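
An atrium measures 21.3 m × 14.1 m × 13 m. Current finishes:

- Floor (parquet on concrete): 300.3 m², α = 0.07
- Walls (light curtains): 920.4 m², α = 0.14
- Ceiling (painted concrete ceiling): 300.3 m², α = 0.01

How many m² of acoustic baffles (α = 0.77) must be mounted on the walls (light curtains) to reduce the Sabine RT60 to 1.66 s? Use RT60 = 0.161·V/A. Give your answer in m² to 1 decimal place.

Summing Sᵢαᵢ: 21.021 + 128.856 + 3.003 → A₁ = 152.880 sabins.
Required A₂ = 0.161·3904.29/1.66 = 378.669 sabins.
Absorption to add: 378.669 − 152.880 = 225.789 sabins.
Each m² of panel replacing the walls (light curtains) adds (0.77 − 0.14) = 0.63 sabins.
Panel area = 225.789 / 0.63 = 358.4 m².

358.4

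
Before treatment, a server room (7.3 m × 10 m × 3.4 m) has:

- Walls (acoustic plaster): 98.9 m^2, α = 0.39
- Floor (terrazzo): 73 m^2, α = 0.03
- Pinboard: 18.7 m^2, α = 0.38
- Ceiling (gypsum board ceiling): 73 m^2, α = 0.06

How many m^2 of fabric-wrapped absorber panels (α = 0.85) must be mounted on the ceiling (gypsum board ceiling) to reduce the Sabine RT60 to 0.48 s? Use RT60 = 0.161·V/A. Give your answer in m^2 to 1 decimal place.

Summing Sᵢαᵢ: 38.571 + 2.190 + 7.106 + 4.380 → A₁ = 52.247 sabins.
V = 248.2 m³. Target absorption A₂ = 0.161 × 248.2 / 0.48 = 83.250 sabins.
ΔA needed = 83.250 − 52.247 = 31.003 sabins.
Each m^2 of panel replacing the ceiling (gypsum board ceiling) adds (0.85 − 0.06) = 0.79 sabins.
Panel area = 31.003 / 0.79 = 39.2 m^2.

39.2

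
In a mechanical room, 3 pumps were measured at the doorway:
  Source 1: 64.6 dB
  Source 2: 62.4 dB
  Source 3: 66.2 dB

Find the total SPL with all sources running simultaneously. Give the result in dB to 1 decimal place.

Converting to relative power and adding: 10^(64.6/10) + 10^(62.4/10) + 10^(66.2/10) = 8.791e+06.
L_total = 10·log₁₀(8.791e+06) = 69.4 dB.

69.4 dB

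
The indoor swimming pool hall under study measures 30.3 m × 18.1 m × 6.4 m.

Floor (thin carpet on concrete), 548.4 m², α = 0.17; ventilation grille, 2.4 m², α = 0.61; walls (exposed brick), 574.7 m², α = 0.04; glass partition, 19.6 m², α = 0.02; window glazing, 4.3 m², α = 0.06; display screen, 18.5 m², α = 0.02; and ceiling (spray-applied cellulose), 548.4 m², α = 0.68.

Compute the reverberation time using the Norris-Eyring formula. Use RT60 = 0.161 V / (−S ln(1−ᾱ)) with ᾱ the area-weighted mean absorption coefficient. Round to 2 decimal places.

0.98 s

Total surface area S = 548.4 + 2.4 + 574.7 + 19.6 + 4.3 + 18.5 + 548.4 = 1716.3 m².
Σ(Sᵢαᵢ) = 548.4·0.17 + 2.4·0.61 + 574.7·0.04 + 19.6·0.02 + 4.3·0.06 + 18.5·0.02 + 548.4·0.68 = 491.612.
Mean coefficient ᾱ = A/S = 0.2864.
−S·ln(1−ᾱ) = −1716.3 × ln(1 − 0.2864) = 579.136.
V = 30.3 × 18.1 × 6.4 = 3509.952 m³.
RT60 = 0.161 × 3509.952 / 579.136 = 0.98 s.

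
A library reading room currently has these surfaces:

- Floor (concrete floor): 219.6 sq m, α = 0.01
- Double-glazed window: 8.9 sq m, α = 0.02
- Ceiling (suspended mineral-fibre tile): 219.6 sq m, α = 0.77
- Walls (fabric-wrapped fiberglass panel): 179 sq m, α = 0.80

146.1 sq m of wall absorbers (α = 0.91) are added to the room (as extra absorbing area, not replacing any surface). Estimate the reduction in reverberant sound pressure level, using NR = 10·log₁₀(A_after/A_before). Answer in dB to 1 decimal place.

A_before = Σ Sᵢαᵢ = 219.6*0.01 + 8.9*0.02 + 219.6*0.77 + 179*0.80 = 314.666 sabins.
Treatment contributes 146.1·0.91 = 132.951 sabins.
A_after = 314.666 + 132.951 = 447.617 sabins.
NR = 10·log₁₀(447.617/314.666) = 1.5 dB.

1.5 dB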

---

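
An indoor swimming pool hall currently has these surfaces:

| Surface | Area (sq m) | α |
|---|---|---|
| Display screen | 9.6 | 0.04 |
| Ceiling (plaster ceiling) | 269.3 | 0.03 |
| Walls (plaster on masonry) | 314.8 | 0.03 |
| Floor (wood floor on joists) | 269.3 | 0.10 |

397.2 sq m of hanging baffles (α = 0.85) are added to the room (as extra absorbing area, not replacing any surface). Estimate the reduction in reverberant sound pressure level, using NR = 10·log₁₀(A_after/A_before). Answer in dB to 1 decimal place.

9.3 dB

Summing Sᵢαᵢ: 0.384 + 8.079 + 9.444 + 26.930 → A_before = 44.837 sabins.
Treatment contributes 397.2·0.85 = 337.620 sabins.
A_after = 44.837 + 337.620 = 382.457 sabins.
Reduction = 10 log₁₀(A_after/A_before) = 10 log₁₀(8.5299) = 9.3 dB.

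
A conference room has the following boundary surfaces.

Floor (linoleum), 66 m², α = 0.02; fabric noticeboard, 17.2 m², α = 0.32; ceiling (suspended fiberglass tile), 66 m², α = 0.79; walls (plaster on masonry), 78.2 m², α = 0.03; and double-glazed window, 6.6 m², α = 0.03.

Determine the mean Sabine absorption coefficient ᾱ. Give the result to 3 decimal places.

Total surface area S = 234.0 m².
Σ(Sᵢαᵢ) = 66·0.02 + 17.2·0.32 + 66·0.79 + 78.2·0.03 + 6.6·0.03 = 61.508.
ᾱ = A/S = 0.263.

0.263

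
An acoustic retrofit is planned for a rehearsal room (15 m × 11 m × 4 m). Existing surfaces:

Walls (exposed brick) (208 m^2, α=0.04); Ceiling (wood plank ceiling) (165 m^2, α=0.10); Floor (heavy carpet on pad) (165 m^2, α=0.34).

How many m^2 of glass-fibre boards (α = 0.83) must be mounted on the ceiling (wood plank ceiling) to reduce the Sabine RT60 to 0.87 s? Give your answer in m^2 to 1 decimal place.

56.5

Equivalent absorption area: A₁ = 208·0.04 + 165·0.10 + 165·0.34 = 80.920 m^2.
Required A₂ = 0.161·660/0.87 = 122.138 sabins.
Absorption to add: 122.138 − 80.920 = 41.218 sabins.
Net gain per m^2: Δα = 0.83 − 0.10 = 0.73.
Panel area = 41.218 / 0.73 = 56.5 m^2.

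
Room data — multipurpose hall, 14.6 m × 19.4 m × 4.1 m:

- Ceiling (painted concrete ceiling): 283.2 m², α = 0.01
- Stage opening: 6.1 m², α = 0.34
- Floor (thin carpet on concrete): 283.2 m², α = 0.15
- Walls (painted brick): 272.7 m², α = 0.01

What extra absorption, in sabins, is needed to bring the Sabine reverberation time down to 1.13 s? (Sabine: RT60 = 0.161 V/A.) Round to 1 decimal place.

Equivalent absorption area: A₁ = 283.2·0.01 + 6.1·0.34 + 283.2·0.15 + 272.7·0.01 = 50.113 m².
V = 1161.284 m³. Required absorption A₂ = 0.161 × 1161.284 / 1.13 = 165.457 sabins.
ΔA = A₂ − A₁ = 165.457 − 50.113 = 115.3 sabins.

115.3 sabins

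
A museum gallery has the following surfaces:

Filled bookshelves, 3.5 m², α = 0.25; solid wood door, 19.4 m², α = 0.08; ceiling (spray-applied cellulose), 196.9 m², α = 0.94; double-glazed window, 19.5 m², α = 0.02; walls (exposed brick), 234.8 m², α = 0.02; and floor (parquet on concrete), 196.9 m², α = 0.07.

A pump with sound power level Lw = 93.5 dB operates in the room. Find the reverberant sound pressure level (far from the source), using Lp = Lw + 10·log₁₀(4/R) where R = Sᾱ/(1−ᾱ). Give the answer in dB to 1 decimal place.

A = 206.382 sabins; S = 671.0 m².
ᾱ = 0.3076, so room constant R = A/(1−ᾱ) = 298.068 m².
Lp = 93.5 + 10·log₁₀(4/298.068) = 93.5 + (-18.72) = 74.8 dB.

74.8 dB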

--

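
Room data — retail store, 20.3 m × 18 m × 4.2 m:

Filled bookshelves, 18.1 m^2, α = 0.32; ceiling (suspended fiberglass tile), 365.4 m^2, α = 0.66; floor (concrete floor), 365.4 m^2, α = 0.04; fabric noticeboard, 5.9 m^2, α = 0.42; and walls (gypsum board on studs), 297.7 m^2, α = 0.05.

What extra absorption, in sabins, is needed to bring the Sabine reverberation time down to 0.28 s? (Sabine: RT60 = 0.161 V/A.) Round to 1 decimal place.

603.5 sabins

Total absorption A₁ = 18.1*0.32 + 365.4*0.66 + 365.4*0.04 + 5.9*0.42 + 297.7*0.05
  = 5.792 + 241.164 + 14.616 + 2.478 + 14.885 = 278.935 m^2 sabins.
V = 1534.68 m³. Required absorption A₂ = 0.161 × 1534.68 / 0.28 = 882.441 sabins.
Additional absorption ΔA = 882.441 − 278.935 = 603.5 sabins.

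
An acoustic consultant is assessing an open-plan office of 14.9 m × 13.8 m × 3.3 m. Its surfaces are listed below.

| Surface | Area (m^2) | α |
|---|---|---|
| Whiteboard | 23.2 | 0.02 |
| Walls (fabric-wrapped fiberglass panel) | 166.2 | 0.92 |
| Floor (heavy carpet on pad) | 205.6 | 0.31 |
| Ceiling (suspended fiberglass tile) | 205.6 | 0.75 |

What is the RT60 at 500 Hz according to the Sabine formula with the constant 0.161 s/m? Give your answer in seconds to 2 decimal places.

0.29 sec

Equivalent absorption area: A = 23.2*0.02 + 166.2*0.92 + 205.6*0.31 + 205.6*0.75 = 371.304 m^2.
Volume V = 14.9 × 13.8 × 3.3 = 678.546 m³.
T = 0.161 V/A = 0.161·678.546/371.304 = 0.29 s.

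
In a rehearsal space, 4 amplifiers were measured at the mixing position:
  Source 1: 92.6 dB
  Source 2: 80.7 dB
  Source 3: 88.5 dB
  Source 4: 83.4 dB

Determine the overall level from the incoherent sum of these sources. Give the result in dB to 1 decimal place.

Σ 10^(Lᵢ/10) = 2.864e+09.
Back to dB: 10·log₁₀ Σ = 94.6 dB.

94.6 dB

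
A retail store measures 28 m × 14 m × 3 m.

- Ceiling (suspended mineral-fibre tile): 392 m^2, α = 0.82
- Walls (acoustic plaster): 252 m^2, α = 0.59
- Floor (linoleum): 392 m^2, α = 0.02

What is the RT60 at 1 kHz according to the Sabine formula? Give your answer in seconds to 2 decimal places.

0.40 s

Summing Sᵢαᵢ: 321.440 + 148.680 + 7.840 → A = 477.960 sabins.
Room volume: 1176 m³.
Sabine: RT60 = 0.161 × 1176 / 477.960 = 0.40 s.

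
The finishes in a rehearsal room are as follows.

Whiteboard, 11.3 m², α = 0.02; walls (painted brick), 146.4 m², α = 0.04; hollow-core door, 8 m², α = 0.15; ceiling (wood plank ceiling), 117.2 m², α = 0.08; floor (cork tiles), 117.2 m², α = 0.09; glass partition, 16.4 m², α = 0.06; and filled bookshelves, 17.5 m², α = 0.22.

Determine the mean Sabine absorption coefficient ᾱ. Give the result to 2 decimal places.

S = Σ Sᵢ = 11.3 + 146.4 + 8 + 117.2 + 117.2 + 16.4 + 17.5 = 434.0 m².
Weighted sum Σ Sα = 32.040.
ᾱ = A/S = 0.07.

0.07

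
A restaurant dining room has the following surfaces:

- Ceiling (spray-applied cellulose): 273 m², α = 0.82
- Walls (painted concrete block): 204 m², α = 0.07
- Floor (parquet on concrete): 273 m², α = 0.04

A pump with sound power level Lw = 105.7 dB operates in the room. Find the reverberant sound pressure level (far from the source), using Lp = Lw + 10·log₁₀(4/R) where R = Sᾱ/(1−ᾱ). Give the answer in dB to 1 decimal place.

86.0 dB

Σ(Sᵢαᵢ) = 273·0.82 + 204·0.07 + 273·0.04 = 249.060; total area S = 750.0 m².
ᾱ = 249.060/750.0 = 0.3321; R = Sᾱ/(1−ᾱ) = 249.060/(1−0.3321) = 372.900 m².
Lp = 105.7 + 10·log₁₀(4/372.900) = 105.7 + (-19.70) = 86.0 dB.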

__WORK INSTRUCTIONS__: All lines holding the word "Whiteboard" must be found in the listing and copied.

__ANSWER AREA__:
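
| Whiteboard | 23.2 | 0.02 |
Whiteboard, 11.3 m², α = 0.02; walls (painted brick), 146.4 m², α = 0.04; hollow-core door, 8 m², α = 0.15; ceiling (wood plank ceiling), 117.2 m², α = 0.08; floor (cork tiles), 117.2 m², α = 0.09; glass partition, 16.4 m², α = 0.06; and filled bookshelves, 17.5 m², α = 0.22.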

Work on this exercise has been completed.